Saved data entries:
┄┄┄┄┄┄┄┄┄┄
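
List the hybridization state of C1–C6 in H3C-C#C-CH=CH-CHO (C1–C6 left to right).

C1 sp3, C2 sp, C3 sp, C4 sp2, C5 sp2, C6 sp2

C1 — 4 σ bonds. Steric number 4, so sp3.
C2 carries 2 σ bonds, plus two π bonds, giving a steric number of 2, so it is sp.
C3 carries 2 σ bonds, plus two π bonds, giving a steric number of 2, so it is sp.
C4 is sp2: 3 σ bonds, plus one π bond, 3 electron-density regions.
C5 is sp2: 3 σ bonds, plus one π bond, 3 electron-density regions.
C6 — 3 σ bonds, plus one π bond. Steric number 3, so sp2.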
┄┄┄┄┄┄┄┄┄┄
TASK ITEM: Could you reproduce all of the entries above exactly?

WRITTEN ANSWER:
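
List the hybridization state of C1–C6 in H3C-C#C-CH=CH-CHO (C1–C6 left to right).

C1 sp3, C2 sp, C3 sp, C4 sp2, C5 sp2, C6 sp2

C1 — 4 σ bonds. Steric number 4, so sp3.
C2 carries 2 σ bonds, plus two π bonds, giving a steric number of 2, so it is sp.
C3 carries 2 σ bonds, plus two π bonds, giving a steric number of 2, so it is sp.
C4 is sp2: 3 σ bonds, plus one π bond, 3 electron-density regions.
C5 is sp2: 3 σ bonds, plus one π bond, 3 electron-density regions.
C6 — 3 σ bonds, plus one π bond. Steric number 3, so sp2.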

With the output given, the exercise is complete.